--- START ---

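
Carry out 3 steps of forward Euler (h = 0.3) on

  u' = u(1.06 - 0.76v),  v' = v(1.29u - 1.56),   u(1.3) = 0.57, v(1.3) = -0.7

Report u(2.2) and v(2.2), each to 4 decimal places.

1.7212, -0.4523

Euler on (u,v): u_{n+1} = u_n + h·u', v_{n+1} = v_n + h·v'.
1.300000: (0.570000, -0.700000); f=(0.907440, 0.577290) → (0.842232, -0.526813)
1.600000: (0.842232, -0.526813); f=(1.229977, 0.249457) → (1.211225, -0.451976)
1.900000: (1.211225, -0.451976); f=(1.699956, -0.001121) → (1.721212, -0.452312)
(u(2.2), v(2.2)) ≈ (1.7212, -0.4523)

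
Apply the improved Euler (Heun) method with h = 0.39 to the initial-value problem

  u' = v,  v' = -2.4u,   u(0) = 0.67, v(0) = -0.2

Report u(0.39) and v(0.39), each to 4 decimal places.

Heun on (u,v): k1 = f(t_n, state_n); k2 = f(t_n + h, state_n + h·k1); state_{n+1} = state_n + (h/2)·(k1 + k2).
0.000000: (0.670000, -0.200000)
  k1 = (-0.200000, -1.608000)
  predictor → (0.592000, -0.827120)
  k2 = (-0.827120, -1.420800)
  → (0.469712, -0.790616)
(u(0.39), v(0.39)) ≈ (0.4697, -0.7906)

0.4697, -0.7906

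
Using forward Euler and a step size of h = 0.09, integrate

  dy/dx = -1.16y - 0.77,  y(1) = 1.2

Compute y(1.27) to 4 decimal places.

Euler: y_{n+1} = y_n + h·f(x_n, y_n).
x=1.000000, y=1.200000: f=-2.162000 → y ← 1.200000 + 0.09·(-2.162000) = 1.005420
x=1.090000, y=1.005420: f=-1.936287 → y ← 1.005420 + 0.09·(-1.936287) = 0.831154
x=1.180000, y=0.831154: f=-1.734139 → y ← 0.831154 + 0.09·(-1.734139) = 0.675082
y(1.27) ≈ 0.6751

0.6751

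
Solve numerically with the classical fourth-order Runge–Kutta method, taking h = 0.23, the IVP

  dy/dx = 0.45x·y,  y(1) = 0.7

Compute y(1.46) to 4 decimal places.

0.9030

RK4: k1 = f(x_n, y_n); k2 = f(x_n + h/2, y_n + (h/2)·k1); k3 = f(x_n + h/2, y_n + (h/2)·k2); k4 = f(x_n + h, y_n + h·k3); y_{n+1} = y_n + (h/6)·(k1 + 2k2 + 2k3 + k4).
x=1.000000, y=0.700000:
  k1 = f(1.000000, 0.700000) = 0.315000
  k2 = f(1.115000, 0.736225) = 0.369401
  k3 = f(1.115000, 0.742481) = 0.372540
  k4 = f(1.230000, 0.785684) = 0.434876
  y ← 0.700000 + (0.23/6)·(k1 + 2k2 + 2k3 + k4) = 0.785627
x=1.230000, y=0.785627:
  k1 = f(1.230000, 0.785627) = 0.434845
  k2 = f(1.345000, 0.835635) = 0.505768
  k3 = f(1.345000, 0.843791) = 0.510704
  k4 = f(1.460000, 0.903089) = 0.593330
  y ← 0.785627 + (0.23/6)·(k1 + 2k2 + 2k3 + k4) = 0.902970
y(1.46) ≈ 0.9030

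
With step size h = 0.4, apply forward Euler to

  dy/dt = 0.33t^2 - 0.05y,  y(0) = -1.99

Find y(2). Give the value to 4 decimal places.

Euler: y_{n+1} = y_n + h·f(t_n, y_n).
t=0.000000, y=-1.990000: f=0.099500 → y ← -1.990000 + 0.4·0.099500 = -1.950200
t=0.400000, y=-1.950200: f=0.150310 → y ← -1.950200 + 0.4·0.150310 = -1.890076
t=0.800000, y=-1.890076: f=0.305704 → y ← -1.890076 + 0.4·0.305704 = -1.767794
t=1.200000, y=-1.767794: f=0.563590 → y ← -1.767794 + 0.4·0.563590 = -1.542359
t=1.600000, y=-1.542359: f=0.921918 → y ← -1.542359 + 0.4·0.921918 = -1.173591
y(2) ≈ -1.1736

-1.1736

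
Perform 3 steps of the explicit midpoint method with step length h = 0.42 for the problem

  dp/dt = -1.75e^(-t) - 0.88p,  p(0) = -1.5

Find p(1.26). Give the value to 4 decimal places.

-1.1459

Midpoint: k1 = f(t_n, p_n); k2 = f(t_n + h/2, p_n + (h/2)·k1); p_{n+1} = p_n + h·k2.
t=0.000000, p=-1.500000:
  k1 = f(0.000000, -1.500000) = -0.430000
  k2 = f(0.210000, -1.590300) = -0.019058
  p ← -1.500000 + 0.42·(-0.019058) = -1.508005
t=0.420000, p=-1.508005:
  k1 = f(0.420000, -1.508005) = 0.177212
  k2 = f(0.630000, -1.470790) = 0.362260
  p ← -1.508005 + 0.42·0.362260 = -1.355856
t=0.840000, p=-1.355856:
  k1 = f(0.840000, -1.355856) = 0.437659
  k2 = f(1.050000, -1.263947) = 0.499882
  p ← -1.355856 + 0.42·0.499882 = -1.145905
p(1.26) ≈ -1.1459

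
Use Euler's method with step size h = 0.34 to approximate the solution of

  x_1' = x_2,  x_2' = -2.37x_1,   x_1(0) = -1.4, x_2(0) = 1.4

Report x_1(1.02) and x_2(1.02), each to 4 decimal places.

1.0483, 3.3246

Euler on (x_1,x_2): x_1_{n+1} = x_1_n + h·x_1', x_2_{n+1} = x_2_n + h·x_2'.
0.000000: (-1.400000, 1.400000); f=(1.400000, 3.318000) → (-0.924000, 2.528120)
0.340000: (-0.924000, 2.528120); f=(2.528120, 2.189880) → (-0.064439, 3.272679)
0.680000: (-0.064439, 3.272679); f=(3.272679, 0.152721) → (1.048272, 3.324604)
(x_1(1.02), x_2(1.02)) ≈ (1.0483, 3.3246)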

--- END ---

- _Task requirements_:
Emit the records above again, exactly, with no line skipped.

- _Answer area_:
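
Carry out 3 steps of forward Euler (h = 0.3) on

  u' = u(1.06 - 0.76v),  v' = v(1.29u - 1.56),   u(1.3) = 0.57, v(1.3) = -0.7

Report u(2.2) and v(2.2), each to 4 decimal places.

1.7212, -0.4523

Euler on (u,v): u_{n+1} = u_n + h·u', v_{n+1} = v_n + h·v'.
1.300000: (0.570000, -0.700000); f=(0.907440, 0.577290) → (0.842232, -0.526813)
1.600000: (0.842232, -0.526813); f=(1.229977, 0.249457) → (1.211225, -0.451976)
1.900000: (1.211225, -0.451976); f=(1.699956, -0.001121) → (1.721212, -0.452312)
(u(2.2), v(2.2)) ≈ (1.7212, -0.4523)

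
Apply the improved Euler (Heun) method with h = 0.39 to the initial-value problem

  u' = v,  v' = -2.4u,   u(0) = 0.67, v(0) = -0.2

Report u(0.39) and v(0.39), each to 4 decimal places.

Heun on (u,v): k1 = f(t_n, state_n); k2 = f(t_n + h, state_n + h·k1); state_{n+1} = state_n + (h/2)·(k1 + k2).
0.000000: (0.670000, -0.200000)
  k1 = (-0.200000, -1.608000)
  predictor → (0.592000, -0.827120)
  k2 = (-0.827120, -1.420800)
  → (0.469712, -0.790616)
(u(0.39), v(0.39)) ≈ (0.4697, -0.7906)

0.4697, -0.7906

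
Using forward Euler and a step size of h = 0.09, integrate

  dy/dx = -1.16y - 0.77,  y(1) = 1.2

Compute y(1.27) to 4 decimal places.

Euler: y_{n+1} = y_n + h·f(x_n, y_n).
x=1.000000, y=1.200000: f=-2.162000 → y ← 1.200000 + 0.09·(-2.162000) = 1.005420
x=1.090000, y=1.005420: f=-1.936287 → y ← 1.005420 + 0.09·(-1.936287) = 0.831154
x=1.180000, y=0.831154: f=-1.734139 → y ← 0.831154 + 0.09·(-1.734139) = 0.675082
y(1.27) ≈ 0.6751

0.6751

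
Solve numerically with the classical fourth-order Runge–Kutta method, taking h = 0.23, the IVP

  dy/dx = 0.45x·y,  y(1) = 0.7

Compute y(1.46) to 4 decimal places.

0.9030

RK4: k1 = f(x_n, y_n); k2 = f(x_n + h/2, y_n + (h/2)·k1); k3 = f(x_n + h/2, y_n + (h/2)·k2); k4 = f(x_n + h, y_n + h·k3); y_{n+1} = y_n + (h/6)·(k1 + 2k2 + 2k3 + k4).
x=1.000000, y=0.700000:
  k1 = f(1.000000, 0.700000) = 0.315000
  k2 = f(1.115000, 0.736225) = 0.369401
  k3 = f(1.115000, 0.742481) = 0.372540
  k4 = f(1.230000, 0.785684) = 0.434876
  y ← 0.700000 + (0.23/6)·(k1 + 2k2 + 2k3 + k4) = 0.785627
x=1.230000, y=0.785627:
  k1 = f(1.230000, 0.785627) = 0.434845
  k2 = f(1.345000, 0.835635) = 0.505768
  k3 = f(1.345000, 0.843791) = 0.510704
  k4 = f(1.460000, 0.903089) = 0.593330
  y ← 0.785627 + (0.23/6)·(k1 + 2k2 + 2k3 + k4) = 0.902970
y(1.46) ≈ 0.9030

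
With step size h = 0.4, apply forward Euler to

  dy/dt = 0.33t^2 - 0.05y,  y(0) = -1.99

Find y(2). Give the value to 4 decimal places.

Euler: y_{n+1} = y_n + h·f(t_n, y_n).
t=0.000000, y=-1.990000: f=0.099500 → y ← -1.990000 + 0.4·0.099500 = -1.950200
t=0.400000, y=-1.950200: f=0.150310 → y ← -1.950200 + 0.4·0.150310 = -1.890076
t=0.800000, y=-1.890076: f=0.305704 → y ← -1.890076 + 0.4·0.305704 = -1.767794
t=1.200000, y=-1.767794: f=0.563590 → y ← -1.767794 + 0.4·0.563590 = -1.542359
t=1.600000, y=-1.542359: f=0.921918 → y ← -1.542359 + 0.4·0.921918 = -1.173591
y(2) ≈ -1.1736

-1.1736

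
Perform 3 steps of the explicit midpoint method with step length h = 0.42 for the problem

  dp/dt = -1.75e^(-t) - 0.88p,  p(0) = -1.5

Find p(1.26). Give the value to 4 decimal places.

-1.1459

Midpoint: k1 = f(t_n, p_n); k2 = f(t_n + h/2, p_n + (h/2)·k1); p_{n+1} = p_n + h·k2.
t=0.000000, p=-1.500000:
  k1 = f(0.000000, -1.500000) = -0.430000
  k2 = f(0.210000, -1.590300) = -0.019058
  p ← -1.500000 + 0.42·(-0.019058) = -1.508005
t=0.420000, p=-1.508005:
  k1 = f(0.420000, -1.508005) = 0.177212
  k2 = f(0.630000, -1.470790) = 0.362260
  p ← -1.508005 + 0.42·0.362260 = -1.355856
t=0.840000, p=-1.355856:
  k1 = f(0.840000, -1.355856) = 0.437659
  k2 = f(1.050000, -1.263947) = 0.499882
  p ← -1.355856 + 0.42·0.499882 = -1.145905
p(1.26) ≈ -1.1459

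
Use Euler's method with step size h = 0.34 to approximate the solution of

  x_1' = x_2,  x_2' = -2.37x_1,   x_1(0) = -1.4, x_2(0) = 1.4

Report x_1(1.02) and x_2(1.02), each to 4 decimal places.

1.0483, 3.3246

Euler on (x_1,x_2): x_1_{n+1} = x_1_n + h·x_1', x_2_{n+1} = x_2_n + h·x_2'.
0.000000: (-1.400000, 1.400000); f=(1.400000, 3.318000) → (-0.924000, 2.528120)
0.340000: (-0.924000, 2.528120); f=(2.528120, 2.189880) → (-0.064439, 3.272679)
0.680000: (-0.064439, 3.272679); f=(3.272679, 0.152721) → (1.048272, 3.324604)
(x_1(1.02), x_2(1.02)) ≈ (1.0483, 3.3246)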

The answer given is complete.